- [Activity] Go to the line that contains "The empirical formula of a" and transcribe from there to the end of the entries, that line and the last one included.

- [Dataset excerpts]

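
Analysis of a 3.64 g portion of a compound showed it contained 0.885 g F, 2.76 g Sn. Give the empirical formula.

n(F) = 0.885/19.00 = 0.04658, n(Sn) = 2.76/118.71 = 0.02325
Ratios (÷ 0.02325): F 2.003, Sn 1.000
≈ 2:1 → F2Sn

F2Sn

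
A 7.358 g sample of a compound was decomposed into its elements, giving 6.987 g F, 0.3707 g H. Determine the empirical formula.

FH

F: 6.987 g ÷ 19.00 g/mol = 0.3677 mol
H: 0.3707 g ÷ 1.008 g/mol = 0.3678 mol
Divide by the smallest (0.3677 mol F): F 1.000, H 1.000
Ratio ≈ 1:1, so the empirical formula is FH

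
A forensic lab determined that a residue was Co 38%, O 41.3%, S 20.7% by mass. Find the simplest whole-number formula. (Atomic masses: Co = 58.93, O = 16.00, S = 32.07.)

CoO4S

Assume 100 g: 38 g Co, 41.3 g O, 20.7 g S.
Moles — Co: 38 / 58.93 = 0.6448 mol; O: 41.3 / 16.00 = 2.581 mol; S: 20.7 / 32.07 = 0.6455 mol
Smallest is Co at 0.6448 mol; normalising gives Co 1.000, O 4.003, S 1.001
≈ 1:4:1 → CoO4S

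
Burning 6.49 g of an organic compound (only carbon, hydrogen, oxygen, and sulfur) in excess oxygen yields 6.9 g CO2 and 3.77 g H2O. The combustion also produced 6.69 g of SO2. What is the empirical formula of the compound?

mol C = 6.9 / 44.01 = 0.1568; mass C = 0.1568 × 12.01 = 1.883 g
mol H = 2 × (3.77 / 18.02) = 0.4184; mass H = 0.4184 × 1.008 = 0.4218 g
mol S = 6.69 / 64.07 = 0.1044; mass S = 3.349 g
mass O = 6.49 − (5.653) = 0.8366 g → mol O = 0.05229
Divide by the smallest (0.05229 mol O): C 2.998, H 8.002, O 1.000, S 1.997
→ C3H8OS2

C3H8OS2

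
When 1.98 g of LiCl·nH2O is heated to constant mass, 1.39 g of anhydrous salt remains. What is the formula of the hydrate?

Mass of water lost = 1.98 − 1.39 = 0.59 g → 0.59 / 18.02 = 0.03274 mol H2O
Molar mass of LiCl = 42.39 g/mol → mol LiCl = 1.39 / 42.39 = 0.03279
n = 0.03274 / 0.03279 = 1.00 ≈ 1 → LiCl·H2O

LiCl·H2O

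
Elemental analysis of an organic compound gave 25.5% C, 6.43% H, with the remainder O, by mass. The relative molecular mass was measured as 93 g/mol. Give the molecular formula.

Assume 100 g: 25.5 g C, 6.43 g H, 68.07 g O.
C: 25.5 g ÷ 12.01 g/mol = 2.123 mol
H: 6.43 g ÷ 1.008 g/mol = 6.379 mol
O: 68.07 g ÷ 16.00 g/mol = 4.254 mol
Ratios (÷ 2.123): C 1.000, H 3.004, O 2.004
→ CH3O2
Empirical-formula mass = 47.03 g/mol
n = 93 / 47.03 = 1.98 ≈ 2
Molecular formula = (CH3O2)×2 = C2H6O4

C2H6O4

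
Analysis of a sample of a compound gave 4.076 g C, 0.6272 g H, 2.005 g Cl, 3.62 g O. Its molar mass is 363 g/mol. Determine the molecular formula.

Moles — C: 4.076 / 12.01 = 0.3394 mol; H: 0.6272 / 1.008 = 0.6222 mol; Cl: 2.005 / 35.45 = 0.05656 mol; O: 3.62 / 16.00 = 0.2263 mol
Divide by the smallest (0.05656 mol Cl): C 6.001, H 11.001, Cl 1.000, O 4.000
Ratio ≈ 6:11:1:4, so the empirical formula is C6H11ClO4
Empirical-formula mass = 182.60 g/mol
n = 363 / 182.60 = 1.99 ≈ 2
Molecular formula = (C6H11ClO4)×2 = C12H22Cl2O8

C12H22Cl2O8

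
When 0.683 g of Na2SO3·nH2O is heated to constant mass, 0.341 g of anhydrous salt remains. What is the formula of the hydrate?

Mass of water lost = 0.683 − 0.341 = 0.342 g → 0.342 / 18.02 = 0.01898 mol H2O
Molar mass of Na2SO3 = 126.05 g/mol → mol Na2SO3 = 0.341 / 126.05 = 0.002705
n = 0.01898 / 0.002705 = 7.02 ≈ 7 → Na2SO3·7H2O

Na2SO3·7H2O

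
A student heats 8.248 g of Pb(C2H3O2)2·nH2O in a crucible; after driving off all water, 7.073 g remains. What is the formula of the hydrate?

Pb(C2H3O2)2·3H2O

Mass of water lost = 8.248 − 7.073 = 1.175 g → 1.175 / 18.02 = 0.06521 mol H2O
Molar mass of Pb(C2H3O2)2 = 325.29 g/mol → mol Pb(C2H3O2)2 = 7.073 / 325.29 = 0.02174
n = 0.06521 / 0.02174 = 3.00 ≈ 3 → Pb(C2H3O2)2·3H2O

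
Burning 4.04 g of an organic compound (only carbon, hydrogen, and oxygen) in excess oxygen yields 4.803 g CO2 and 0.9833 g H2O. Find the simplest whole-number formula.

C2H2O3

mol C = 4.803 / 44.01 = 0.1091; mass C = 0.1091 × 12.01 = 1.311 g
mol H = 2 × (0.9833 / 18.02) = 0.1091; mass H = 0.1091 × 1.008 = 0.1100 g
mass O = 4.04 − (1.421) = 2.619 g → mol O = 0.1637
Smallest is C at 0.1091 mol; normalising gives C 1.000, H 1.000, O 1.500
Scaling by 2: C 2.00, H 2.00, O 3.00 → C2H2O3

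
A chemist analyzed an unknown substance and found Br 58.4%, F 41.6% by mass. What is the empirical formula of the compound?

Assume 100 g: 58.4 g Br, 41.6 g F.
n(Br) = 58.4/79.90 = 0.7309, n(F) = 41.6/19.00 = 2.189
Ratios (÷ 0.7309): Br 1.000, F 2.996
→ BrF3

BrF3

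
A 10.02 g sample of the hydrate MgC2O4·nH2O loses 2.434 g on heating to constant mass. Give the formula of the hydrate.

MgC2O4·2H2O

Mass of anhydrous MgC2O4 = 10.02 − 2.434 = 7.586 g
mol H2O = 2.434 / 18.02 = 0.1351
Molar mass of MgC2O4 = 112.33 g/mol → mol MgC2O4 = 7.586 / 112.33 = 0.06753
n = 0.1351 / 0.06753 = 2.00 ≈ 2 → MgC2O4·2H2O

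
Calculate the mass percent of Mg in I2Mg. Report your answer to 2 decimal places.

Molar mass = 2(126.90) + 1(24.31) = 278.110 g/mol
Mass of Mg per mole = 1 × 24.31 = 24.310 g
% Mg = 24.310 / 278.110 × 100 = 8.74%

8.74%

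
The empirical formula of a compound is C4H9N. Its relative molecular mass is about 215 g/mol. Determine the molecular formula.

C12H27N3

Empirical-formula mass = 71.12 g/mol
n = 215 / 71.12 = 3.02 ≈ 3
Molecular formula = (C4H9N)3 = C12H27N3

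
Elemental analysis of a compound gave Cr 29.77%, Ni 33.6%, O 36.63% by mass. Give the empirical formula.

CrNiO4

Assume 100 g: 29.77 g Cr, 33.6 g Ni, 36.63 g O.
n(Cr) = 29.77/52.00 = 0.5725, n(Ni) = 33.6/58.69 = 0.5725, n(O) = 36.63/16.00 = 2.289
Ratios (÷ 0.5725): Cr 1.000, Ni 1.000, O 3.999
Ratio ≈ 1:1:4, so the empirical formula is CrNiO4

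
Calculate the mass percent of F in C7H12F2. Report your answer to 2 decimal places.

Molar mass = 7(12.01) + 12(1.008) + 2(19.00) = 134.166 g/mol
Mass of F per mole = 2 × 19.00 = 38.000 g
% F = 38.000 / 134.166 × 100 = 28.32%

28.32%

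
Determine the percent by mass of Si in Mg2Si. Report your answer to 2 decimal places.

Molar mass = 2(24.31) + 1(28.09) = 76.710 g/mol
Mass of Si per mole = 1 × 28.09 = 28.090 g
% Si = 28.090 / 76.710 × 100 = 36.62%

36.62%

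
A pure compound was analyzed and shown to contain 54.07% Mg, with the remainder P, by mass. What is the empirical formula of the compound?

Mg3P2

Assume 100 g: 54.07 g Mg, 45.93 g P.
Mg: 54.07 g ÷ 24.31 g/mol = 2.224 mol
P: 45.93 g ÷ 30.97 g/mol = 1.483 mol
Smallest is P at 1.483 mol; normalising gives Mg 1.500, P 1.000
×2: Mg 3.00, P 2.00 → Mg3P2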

- [Answer space]
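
The empirical formula of a compound is C4H9N. Its relative molecular mass is about 215 g/mol. Determine the molecular formula.

C12H27N3

Empirical-formula mass = 71.12 g/mol
n = 215 / 71.12 = 3.02 ≈ 3
Molecular formula = (C4H9N)3 = C12H27N3

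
Elemental analysis of a compound gave Cr 29.77%, Ni 33.6%, O 36.63% by mass. Give the empirical formula.

CrNiO4

Assume 100 g: 29.77 g Cr, 33.6 g Ni, 36.63 g O.
n(Cr) = 29.77/52.00 = 0.5725, n(Ni) = 33.6/58.69 = 0.5725, n(O) = 36.63/16.00 = 2.289
Ratios (÷ 0.5725): Cr 1.000, Ni 1.000, O 3.999
Ratio ≈ 1:1:4, so the empirical formula is CrNiO4

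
Calculate the mass percent of F in C7H12F2. Report your answer to 2 decimal places.

Molar mass = 7(12.01) + 12(1.008) + 2(19.00) = 134.166 g/mol
Mass of F per mole = 2 × 19.00 = 38.000 g
% F = 38.000 / 134.166 × 100 = 28.32%

28.32%

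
Determine the percent by mass of Si in Mg2Si. Report your answer to 2 decimal places.

Molar mass = 2(24.31) + 1(28.09) = 76.710 g/mol
Mass of Si per mole = 1 × 28.09 = 28.090 g
% Si = 28.090 / 76.710 × 100 = 36.62%

36.62%

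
A pure compound was analyzed and shown to contain 54.07% Mg, with the remainder P, by mass. What is the empirical formula of the compound?

Mg3P2

Assume 100 g: 54.07 g Mg, 45.93 g P.
Mg: 54.07 g ÷ 24.31 g/mol = 2.224 mol
P: 45.93 g ÷ 30.97 g/mol = 1.483 mol
Smallest is P at 1.483 mol; normalising gives Mg 1.500, P 1.000
×2: Mg 3.00, P 2.00 → Mg3P2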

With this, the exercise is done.